### DATA TO PROCESS
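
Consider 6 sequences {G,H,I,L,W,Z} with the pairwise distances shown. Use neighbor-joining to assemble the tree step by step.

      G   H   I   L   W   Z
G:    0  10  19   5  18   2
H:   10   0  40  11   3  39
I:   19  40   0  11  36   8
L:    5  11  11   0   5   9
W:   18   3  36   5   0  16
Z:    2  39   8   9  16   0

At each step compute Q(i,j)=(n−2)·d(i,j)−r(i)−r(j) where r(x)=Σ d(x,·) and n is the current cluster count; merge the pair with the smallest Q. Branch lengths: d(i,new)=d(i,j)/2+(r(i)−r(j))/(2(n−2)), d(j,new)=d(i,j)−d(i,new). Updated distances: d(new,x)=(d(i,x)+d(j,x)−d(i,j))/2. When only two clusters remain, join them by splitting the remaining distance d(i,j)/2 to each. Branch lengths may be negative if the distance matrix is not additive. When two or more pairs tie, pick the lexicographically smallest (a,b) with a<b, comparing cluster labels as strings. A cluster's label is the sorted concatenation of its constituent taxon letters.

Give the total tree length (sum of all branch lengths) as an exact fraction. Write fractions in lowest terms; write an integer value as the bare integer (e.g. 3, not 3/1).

483/16

iteration 1: select H,W (d=3, Q=-169); attach at lengths (37/8, -13/8); label the merged cluster HW
  updated: d(G,HW)=25/2, d(HW,I)=73/2, d(HW,L)=13/2, d(HW,Z)=26
iteration 2: select I,Z (d=8, Q=-191/2); attach at lengths (107/12, -11/12); label the merged cluster IZ
  updated: d(G,IZ)=13/2, d(HW,IZ)=109/4, d(IZ,L)=6
iteration 3: select G,IZ (d=13/2, Q=-203/4); attach at lengths (-11/16, 115/16); label the merged cluster GIZ
  updated: d(GIZ,HW)=133/8, d(GIZ,L)=9/4
iteration 4: select GIZ,HW (d=133/8, Q=-203/8); attach at lengths (99/16, 167/16); label the merged cluster GHIWZ
  updated: d(GHIWZ,L)=-63/16
iteration 5: select GHIWZ,L (d=-63/16); attach at lengths (-63/32, -63/32); label the merged cluster GHILWZ
final tree: (((G:-11/16,(I:107/12,Z:-11/12):115/16):99/16,(H:37/8,W:-13/8):167/16):-63/32,L:-63/32)
total length: 483/16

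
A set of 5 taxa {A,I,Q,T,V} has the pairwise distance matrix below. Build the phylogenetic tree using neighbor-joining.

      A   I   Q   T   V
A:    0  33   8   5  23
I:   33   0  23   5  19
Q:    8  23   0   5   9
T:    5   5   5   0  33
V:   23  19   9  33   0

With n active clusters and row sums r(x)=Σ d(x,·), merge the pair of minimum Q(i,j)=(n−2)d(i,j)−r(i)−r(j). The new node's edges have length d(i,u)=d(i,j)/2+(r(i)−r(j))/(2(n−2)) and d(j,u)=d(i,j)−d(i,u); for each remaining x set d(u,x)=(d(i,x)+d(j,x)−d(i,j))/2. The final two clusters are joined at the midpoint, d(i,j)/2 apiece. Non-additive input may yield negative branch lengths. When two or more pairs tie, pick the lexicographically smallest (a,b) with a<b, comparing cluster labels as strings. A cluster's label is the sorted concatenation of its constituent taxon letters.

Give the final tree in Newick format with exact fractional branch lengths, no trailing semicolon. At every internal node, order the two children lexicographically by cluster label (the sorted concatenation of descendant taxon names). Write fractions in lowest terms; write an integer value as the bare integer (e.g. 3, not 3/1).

1. join I+T (d=5, Q=-113) ⇒ IT; edges |I|=47/6, |T|=-17/6
  updated: d(A,IT)=33/2, d(IT,Q)=23/2, d(IT,V)=47/2
2. join A+IT (d=33/2, Q=-66) ⇒ AIT; edges |A|=29/4, |IT|=37/4
  updated: d(AIT,Q)=3/2, d(AIT,V)=15
3. join AIT+Q (d=3/2, Q=-51/2) ⇒ AIQT; edges |AIT|=15/4, |Q|=-9/4
  updated: d(AIQT,V)=45/4
4. join AIQT+V (d=45/4) ⇒ AIQTV; edges |AIQT|=45/8, |V|=45/8
final tree: (((A:29/4,(I:47/6,T:-17/6):37/4):15/4,Q:-9/4):45/8,V:45/8)
total length: 137/4

(((A:29/4,(I:47/6,T:-17/6):37/4):15/4,Q:-9/4):45/8,V:45/8)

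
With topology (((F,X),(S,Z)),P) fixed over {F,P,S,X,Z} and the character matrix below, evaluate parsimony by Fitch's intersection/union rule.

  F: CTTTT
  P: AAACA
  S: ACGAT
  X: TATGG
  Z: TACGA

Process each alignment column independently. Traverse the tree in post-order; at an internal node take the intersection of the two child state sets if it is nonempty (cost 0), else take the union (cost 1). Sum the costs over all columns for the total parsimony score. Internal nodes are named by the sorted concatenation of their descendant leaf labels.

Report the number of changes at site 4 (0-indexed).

FX@0: {C} ∪ {T} = {C,T} (union, +1)
SZ@0: {A} ∪ {T} = {A,T} (union, +1)
FSXZ@0: {C,T} ∩ {A,T} = {T} (intersection, +0)
FPSXZ@0: {T} ∪ {A} = {A,T} (union, +1)
FX@1: {T} ∪ {A} = {A,T} (union, +1)
SZ@1: {C} ∪ {A} = {A,C} (union, +1)
FSXZ@1: {A,T} ∩ {A,C} = {A} (intersection, +0)
FPSXZ@1: {A} ∩ {A} = {A} (intersection, +0)
FX@2: {T} ∩ {T} = {T} (intersection, +0)
SZ@2: {G} ∪ {C} = {C,G} (union, +1)
FSXZ@2: {T} ∪ {C,G} = {C,G,T} (union, +1)
FPSXZ@2: {C,G,T} ∪ {A} = {A,C,G,T} (union, +1)
FX@3: {T} ∪ {G} = {G,T} (union, +1)
SZ@3: {A} ∪ {G} = {A,G} (union, +1)
FSXZ@3: {G,T} ∩ {A,G} = {G} (intersection, +0)
FPSXZ@3: {G} ∪ {C} = {C,G} (union, +1)
FX@4: {T} ∪ {G} = {G,T} (union, +1)
SZ@4: {T} ∪ {A} = {A,T} (union, +1)
FSXZ@4: {G,T} ∩ {A,T} = {T} (intersection, +0)
FPSXZ@4: {T} ∪ {A} = {A,T} (union, +1)
per-site changes: [3, 2, 3, 3, 3]; total = 14

3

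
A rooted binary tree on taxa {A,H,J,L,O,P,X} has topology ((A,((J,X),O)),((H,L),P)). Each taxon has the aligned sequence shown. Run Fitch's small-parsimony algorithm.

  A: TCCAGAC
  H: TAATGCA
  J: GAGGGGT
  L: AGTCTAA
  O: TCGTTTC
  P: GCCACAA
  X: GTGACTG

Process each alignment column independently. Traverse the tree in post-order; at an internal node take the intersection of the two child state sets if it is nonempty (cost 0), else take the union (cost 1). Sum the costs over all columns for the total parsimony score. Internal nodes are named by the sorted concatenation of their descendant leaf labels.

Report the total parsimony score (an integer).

JX@0: {G} ∩ {G} = {G} (intersection, +0)
JOX@0: {G} ∪ {T} = {G,T} (union, +1)
AJOX@0: {T} ∩ {G,T} = {T} (intersection, +0)
HL@0: {T} ∪ {A} = {A,T} (union, +1)
HLP@0: {A,T} ∪ {G} = {A,G,T} (union, +1)
AHJLOPX@0: {T} ∩ {A,G,T} = {T} (intersection, +0)
JX@1: {A} ∪ {T} = {A,T} (union, +1)
JOX@1: {A,T} ∪ {C} = {A,C,T} (union, +1)
AJOX@1: {C} ∩ {A,C,T} = {C} (intersection, +0)
HL@1: {A} ∪ {G} = {A,G} (union, +1)
HLP@1: {A,G} ∪ {C} = {A,C,G} (union, +1)
AHJLOPX@1: {C} ∩ {A,C,G} = {C} (intersection, +0)
JX@2: {G} ∩ {G} = {G} (intersection, +0)
JOX@2: {G} ∩ {G} = {G} (intersection, +0)
AJOX@2: {C} ∪ {G} = {C,G} (union, +1)
HL@2: {A} ∪ {T} = {A,T} (union, +1)
HLP@2: {A,T} ∪ {C} = {A,C,T} (union, +1)
AHJLOPX@2: {C,G} ∩ {A,C,T} = {C} (intersection, +0)
JX@3: {G} ∪ {A} = {A,G} (union, +1)
JOX@3: {A,G} ∪ {T} = {A,G,T} (union, +1)
AJOX@3: {A} ∩ {A,G,T} = {A} (intersection, +0)
HL@3: {T} ∪ {C} = {C,T} (union, +1)
HLP@3: {C,T} ∪ {A} = {A,C,T} (union, +1)
AHJLOPX@3: {A} ∩ {A,C,T} = {A} (intersection, +0)
JX@4: {G} ∪ {C} = {C,G} (union, +1)
JOX@4: {C,G} ∪ {T} = {C,G,T} (union, +1)
AJOX@4: {G} ∩ {C,G,T} = {G} (intersection, +0)
HL@4: {G} ∪ {T} = {G,T} (union, +1)
HLP@4: {G,T} ∪ {C} = {C,G,T} (union, +1)
AHJLOPX@4: {G} ∩ {C,G,T} = {G} (intersection, +0)
JX@5: {G} ∪ {T} = {G,T} (union, +1)
JOX@5: {G,T} ∩ {T} = {T} (intersection, +0)
AJOX@5: {A} ∪ {T} = {A,T} (union, +1)
HL@5: {C} ∪ {A} = {A,C} (union, +1)
HLP@5: {A,C} ∩ {A} = {A} (intersection, +0)
AHJLOPX@5: {A,T} ∩ {A} = {A} (intersection, +0)
JX@6: {T} ∪ {G} = {G,T} (union, +1)
JOX@6: {G,T} ∪ {C} = {C,G,T} (union, +1)
AJOX@6: {C} ∩ {C,G,T} = {C} (intersection, +0)
HL@6: {A} ∩ {A} = {A} (intersection, +0)
HLP@6: {A} ∩ {A} = {A} (intersection, +0)
AHJLOPX@6: {C} ∪ {A} = {A,C} (union, +1)
per-site changes: [3, 4, 3, 4, 4, 3, 3]; total = 24

24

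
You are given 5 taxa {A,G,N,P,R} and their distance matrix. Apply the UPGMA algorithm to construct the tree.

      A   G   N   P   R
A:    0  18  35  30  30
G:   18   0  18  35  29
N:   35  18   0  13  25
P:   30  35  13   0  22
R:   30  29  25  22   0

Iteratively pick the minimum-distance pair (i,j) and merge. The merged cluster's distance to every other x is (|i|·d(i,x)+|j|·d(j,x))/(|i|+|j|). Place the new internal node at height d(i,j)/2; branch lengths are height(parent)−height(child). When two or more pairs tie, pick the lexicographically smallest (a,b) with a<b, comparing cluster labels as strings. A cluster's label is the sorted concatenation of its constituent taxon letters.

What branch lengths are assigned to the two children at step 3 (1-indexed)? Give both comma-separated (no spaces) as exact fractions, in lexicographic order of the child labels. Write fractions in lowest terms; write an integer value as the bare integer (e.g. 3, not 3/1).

step 1: merge (N,P) at d=13; branch lengths N→13/2, P→13/2; new cluster NP
  updated: d(A,NP)=65/2, d(G,NP)=53/2, d(NP,R)=47/2
step 2: merge (A,G) at d=18; branch lengths A→9, G→9; new cluster AG
  updated: d(AG,NP)=59/2, d(AG,R)=59/2
step 3: merge (NP,R) at d=47/2; branch lengths NP→21/4, R→47/4; new cluster NPR
  updated: d(AG,NPR)=59/2
step 4: merge (AG,NPR) at d=59/2; branch lengths AG→23/4, NPR→3; new cluster AGNPR
final tree: ((A:9,G:9):23/4,((N:13/2,P:13/2):21/4,R:47/4):3)
total length: 227/4

21/4,47/4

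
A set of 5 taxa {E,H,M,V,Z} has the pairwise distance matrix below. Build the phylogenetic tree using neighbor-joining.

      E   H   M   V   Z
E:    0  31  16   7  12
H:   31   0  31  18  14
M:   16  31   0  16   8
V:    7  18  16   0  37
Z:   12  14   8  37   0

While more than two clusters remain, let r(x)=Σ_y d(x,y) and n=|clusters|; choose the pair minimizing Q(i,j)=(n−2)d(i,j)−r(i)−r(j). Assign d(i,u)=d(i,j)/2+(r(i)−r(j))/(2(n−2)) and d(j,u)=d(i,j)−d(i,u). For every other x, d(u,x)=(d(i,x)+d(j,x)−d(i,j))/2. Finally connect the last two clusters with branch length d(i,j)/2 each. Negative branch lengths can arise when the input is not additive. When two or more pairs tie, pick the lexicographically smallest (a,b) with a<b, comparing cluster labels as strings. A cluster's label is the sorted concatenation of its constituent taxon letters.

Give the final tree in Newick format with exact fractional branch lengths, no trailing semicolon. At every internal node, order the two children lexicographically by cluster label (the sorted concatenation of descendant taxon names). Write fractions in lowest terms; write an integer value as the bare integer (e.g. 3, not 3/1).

((((E:3/2,V:11/2):7,M:11/2):7,H:51/4):5/8,Z:5/8)

iteration 1: select E,V (d=7, Q=-123); attach at lengths (3/2, 11/2); label the merged cluster EV
  updated: d(EV,H)=21, d(EV,M)=25/2, d(EV,Z)=21
iteration 2: select EV,M (d=25/2, Q=-81); attach at lengths (7, 11/2); label the merged cluster EMV
  updated: d(EMV,H)=79/4, d(EMV,Z)=33/4
iteration 3: select EMV,H (d=79/4, Q=-42); attach at lengths (7, 51/4); label the merged cluster EHMV
  updated: d(EHMV,Z)=5/4
iteration 4: select EHMV,Z (d=5/4); attach at lengths (5/8, 5/8); label the merged cluster EHMVZ
final tree: ((((E:3/2,V:11/2):7,M:11/2):7,H:51/4):5/8,Z:5/8)
total length: 81/2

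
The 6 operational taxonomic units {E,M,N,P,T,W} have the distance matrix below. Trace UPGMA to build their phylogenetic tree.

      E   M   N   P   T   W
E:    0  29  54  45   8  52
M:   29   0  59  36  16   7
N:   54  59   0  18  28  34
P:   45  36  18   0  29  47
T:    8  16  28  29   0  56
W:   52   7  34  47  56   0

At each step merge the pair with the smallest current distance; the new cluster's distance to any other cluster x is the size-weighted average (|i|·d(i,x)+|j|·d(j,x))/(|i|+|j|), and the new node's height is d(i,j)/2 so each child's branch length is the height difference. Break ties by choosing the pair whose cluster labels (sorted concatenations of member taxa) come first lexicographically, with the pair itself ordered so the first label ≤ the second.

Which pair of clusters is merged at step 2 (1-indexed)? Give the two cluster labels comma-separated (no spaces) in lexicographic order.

1. join M+W (d=7) ⇒ MW; edges |M|=7/2, |W|=7/2
  updated: d(E,MW)=81/2, d(MW,N)=93/2, d(MW,P)=83/2, d(MW,T)=36
2. join E+T (d=8) ⇒ ET; edges |E|=4, |T|=4
  updated: d(ET,MW)=153/4, d(ET,N)=41, d(ET,P)=37
3. join N+P (d=18) ⇒ NP; edges |N|=9, |P|=9
  updated: d(ET,NP)=39, d(MW,NP)=44
4. join ET+MW (d=153/4) ⇒ EMTW; edges |ET|=121/8, |MW|=125/8
  updated: d(EMTW,NP)=83/2
5. join EMTW+NP (d=83/2) ⇒ EMNPTW; edges |EMTW|=13/8, |NP|=47/4
final tree: (((E:4,T:4):121/8,(M:7/2,W:7/2):125/8):13/8,(N:9,P:9):47/4)
total length: 617/8

E,T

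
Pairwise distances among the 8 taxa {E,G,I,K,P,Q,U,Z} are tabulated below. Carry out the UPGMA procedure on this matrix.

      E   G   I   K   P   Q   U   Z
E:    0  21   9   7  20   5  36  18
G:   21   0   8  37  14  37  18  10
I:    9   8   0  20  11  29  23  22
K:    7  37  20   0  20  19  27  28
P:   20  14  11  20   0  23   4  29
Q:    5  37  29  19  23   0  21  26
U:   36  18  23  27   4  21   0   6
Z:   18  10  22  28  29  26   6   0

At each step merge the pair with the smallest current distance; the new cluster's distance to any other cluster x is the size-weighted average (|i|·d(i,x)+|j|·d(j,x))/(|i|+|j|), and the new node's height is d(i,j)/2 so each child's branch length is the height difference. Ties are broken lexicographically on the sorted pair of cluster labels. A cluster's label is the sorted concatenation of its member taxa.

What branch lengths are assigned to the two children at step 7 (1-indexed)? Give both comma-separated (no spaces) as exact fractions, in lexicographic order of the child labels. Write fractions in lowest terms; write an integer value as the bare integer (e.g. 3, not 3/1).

59/10,239/60

step 1: merge (P,U) at d=4; branch lengths P→2, U→2; new cluster PU
  updated: d(E,PU)=28, d(G,PU)=16, d(I,PU)=17, d(K,PU)=47/2, d(PU,Q)=22, d(PU,Z)=35/2
step 2: merge (E,Q) at d=5; branch lengths E→5/2, Q→5/2; new cluster EQ
  updated: d(EQ,G)=29, d(EQ,I)=19, d(EQ,K)=13, d(EQ,PU)=25, d(EQ,Z)=22
step 3: merge (G,I) at d=8; branch lengths G→4, I→4; new cluster GI
  updated: d(EQ,GI)=24, d(GI,K)=57/2, d(GI,PU)=33/2, d(GI,Z)=16
step 4: merge (EQ,K) at d=13; branch lengths EQ→4, K→13/2; new cluster EKQ
  updated: d(EKQ,GI)=51/2, d(EKQ,PU)=49/2, d(EKQ,Z)=24
step 5: merge (GI,Z) at d=16; branch lengths GI→4, Z→8; new cluster GIZ
  updated: d(EKQ,GIZ)=25, d(GIZ,PU)=101/6
step 6: merge (GIZ,PU) at d=101/6; branch lengths GIZ→5/12, PU→77/12; new cluster GIPUZ
  updated: d(EKQ,GIPUZ)=124/5
step 7: merge (EKQ,GIPUZ) at d=124/5; branch lengths EKQ→59/10, GIPUZ→239/60; new cluster EGIKPQUZ
final tree: (((E:5/2,Q:5/2):4,K:13/2):59/10,(((G:4,I:4):4,Z:8):5/12,(P:2,U:2):77/12):239/60)
total length: 3373/60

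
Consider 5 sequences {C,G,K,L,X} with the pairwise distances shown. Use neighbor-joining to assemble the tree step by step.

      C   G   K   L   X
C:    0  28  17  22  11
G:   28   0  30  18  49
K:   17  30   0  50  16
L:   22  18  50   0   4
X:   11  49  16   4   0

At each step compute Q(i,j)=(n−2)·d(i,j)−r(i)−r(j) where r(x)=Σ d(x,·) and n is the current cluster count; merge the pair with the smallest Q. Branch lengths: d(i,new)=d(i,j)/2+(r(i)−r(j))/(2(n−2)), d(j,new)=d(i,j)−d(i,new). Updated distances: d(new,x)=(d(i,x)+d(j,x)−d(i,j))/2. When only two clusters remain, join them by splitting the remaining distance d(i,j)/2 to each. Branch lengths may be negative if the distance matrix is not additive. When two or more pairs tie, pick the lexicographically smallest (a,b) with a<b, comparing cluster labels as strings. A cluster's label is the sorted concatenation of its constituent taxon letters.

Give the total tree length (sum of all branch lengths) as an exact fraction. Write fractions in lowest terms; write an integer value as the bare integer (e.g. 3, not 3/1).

1. join G+L (d=18, Q=-165) ⇒ GL; edges |G|=85/6, |L|=23/6
  updated: d(C,GL)=16, d(GL,K)=31, d(GL,X)=35/2
2. join C+GL (d=16, Q=-153/2) ⇒ CGL; edges |C|=23/8, |GL|=105/8
  updated: d(CGL,K)=16, d(CGL,X)=25/4
3. join CGL+K (d=16, Q=-153/4) ⇒ CGKL; edges |CGL|=25/8, |K|=103/8
  updated: d(CGKL,X)=25/8
4. join CGKL+X (d=25/8) ⇒ CGKLX; edges |CGKL|=25/16, |X|=25/16
final tree: (((C:23/8,(G:85/6,L:23/6):105/8):25/8,K:103/8):25/16,X:25/16)
total length: 425/8

425/8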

### INSTRUCTIONS TO FOLLOW
Pull from the data each line where the string "algorithm" turns up.

### SOLUTION BELOW
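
A rooted binary tree on taxa {A,H,J,L,O,P,X} has topology ((A,((J,X),O)),((H,L),P)). Each taxon has the aligned sequence shown. Run Fitch's small-parsimony algorithm.
You are given 5 taxa {A,G,N,P,R} and their distance matrix. Apply the UPGMA algorithm to construct the tree.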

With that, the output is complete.